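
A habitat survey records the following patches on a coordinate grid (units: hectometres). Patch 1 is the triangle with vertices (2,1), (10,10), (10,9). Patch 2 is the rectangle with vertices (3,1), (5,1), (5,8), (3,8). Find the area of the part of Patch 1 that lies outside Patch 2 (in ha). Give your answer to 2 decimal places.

|Patch 1| = 4, |Patch 1∩Patch 2| = 0.5.
|Patch 1 ∖ Patch 2| = |Patch 1| − |Patch 1∩Patch 2| = 4 − 0.5 = 3.50.

3.50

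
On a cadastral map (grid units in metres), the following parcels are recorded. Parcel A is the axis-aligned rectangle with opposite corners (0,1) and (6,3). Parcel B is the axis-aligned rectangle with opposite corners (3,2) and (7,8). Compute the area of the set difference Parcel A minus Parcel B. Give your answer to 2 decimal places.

9.00

|Parcel A∩Parcel B|: x∈[3,6], y∈[2,3] → 3·1 = 3.
|Parcel A| = 12.
|Parcel A ∖ Parcel B| = |Parcel A| − |Parcel A∩Parcel B| = 12 − 3 = 9.00.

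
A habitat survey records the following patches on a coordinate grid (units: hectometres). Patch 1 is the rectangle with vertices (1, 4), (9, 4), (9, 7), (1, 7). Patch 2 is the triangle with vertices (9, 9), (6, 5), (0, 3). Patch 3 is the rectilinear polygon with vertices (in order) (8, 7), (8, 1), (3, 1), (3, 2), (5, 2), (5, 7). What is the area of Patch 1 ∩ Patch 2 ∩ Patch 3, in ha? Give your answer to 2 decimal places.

The intersection is the polygon with vertices (6,5), (5,4.667), (5,6.333), (6,7), (7.5,7).
By the shoelace formula its area is 3.33.

3.33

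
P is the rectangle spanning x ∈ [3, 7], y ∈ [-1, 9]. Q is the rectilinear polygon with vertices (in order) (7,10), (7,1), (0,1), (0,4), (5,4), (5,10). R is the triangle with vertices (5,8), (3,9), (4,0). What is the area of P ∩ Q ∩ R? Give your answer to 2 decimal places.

1.77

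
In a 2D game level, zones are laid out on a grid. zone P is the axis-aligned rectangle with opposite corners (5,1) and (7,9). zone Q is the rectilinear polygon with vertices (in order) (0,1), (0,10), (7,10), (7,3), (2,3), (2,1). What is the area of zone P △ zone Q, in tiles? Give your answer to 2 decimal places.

|zone P| = 16, |zone Q| = 53, |zone P∩zone Q| = 12.
|zone P △ zone Q| = |zone P| + |zone Q| − 2·|zone P∩zone Q| = 16 + 53 − 24 = 45.00.

45.00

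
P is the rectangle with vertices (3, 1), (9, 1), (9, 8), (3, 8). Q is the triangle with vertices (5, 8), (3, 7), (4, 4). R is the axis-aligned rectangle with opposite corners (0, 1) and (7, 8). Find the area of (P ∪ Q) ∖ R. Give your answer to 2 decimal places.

14.00

|P ∪ Q| = 42.
|(P ∪ Q) ∩ R| = 28.
|(P ∪ Q) ∖ R| = 42 − 28 = 14.00.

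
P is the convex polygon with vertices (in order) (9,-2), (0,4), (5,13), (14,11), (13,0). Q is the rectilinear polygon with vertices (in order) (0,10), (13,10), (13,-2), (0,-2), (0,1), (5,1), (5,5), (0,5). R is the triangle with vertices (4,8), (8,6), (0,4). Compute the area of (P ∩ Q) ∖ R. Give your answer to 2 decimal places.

91.53

|P ∩ Q| = 102.0278.
|(P ∩ Q) ∩ R| = 10.5.
|(P ∩ Q) ∖ R| = 102.0278 − 10.5 = 91.53.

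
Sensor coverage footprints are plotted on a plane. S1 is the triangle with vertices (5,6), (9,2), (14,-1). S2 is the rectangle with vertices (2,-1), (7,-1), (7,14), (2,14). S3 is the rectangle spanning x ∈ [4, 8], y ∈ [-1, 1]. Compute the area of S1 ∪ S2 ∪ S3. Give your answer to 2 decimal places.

By inclusion–exclusion:
Individual areas: |S1| = 4, |S2| = 75, |S3| = 8.
|S1∩S2| = 0.4444.
|S1∩S3| = 0.
|S2∩S3|: x∈[4,7], y∈[-1,1] → 3·2 = 6.
|S1∩S2∩S3| = 0.
|S1 ∪ S2 ∪ S3| = 87 − 6.4444 + 0 = 80.56.

80.56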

★ ★ ★

Starting at the line with "In a 2D game", restate every line word for word through the end of the listing above.

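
In a 2D game level, zones are laid out on a grid. zone P is the axis-aligned rectangle with opposite corners (5,1) and (7,9). zone Q is the rectilinear polygon with vertices (in order) (0,1), (0,10), (7,10), (7,3), (2,3), (2,1). What is the area of zone P △ zone Q, in tiles? Give your answer to 2 decimal places.

|zone P| = 16, |zone Q| = 53, |zone P∩zone Q| = 12.
|zone P △ zone Q| = |zone P| + |zone Q| − 2·|zone P∩zone Q| = 16 + 53 − 24 = 45.00.

45.00

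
P is the rectangle with vertices (3, 1), (9, 1), (9, 8), (3, 8). Q is the triangle with vertices (5, 8), (3, 7), (4, 4). R is the axis-aligned rectangle with opposite corners (0, 1) and (7, 8). Find the area of (P ∪ Q) ∖ R. Give your answer to 2 decimal places.

14.00

|P ∪ Q| = 42.
|(P ∪ Q) ∩ R| = 28.
|(P ∪ Q) ∖ R| = 42 − 28 = 14.00.

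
P is the convex polygon with vertices (in order) (9,-2), (0,4), (5,13), (14,11), (13,0). Q is the rectilinear polygon with vertices (in order) (0,10), (13,10), (13,-2), (0,-2), (0,1), (5,1), (5,5), (0,5). R is the triangle with vertices (4,8), (8,6), (0,4). Compute the area of (P ∩ Q) ∖ R. Give your answer to 2 decimal places.

91.53

|P ∩ Q| = 102.0278.
|(P ∩ Q) ∩ R| = 10.5.
|(P ∩ Q) ∖ R| = 102.0278 − 10.5 = 91.53.

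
Sensor coverage footprints are plotted on a plane. S1 is the triangle with vertices (5,6), (9,2), (14,-1). S2 is the rectangle with vertices (2,-1), (7,-1), (7,14), (2,14). S3 is the rectangle spanning x ∈ [4, 8], y ∈ [-1, 1]. Compute the area of S1 ∪ S2 ∪ S3. Give your answer to 2 decimal places.

By inclusion–exclusion:
Individual areas: |S1| = 4, |S2| = 75, |S3| = 8.
|S1∩S2| = 0.4444.
|S1∩S3| = 0.
|S2∩S3|: x∈[4,7], y∈[-1,1] → 3·2 = 6.
|S1∩S2∩S3| = 0.
|S1 ∪ S2 ∪ S3| = 87 − 6.4444 + 0 = 80.56.

80.56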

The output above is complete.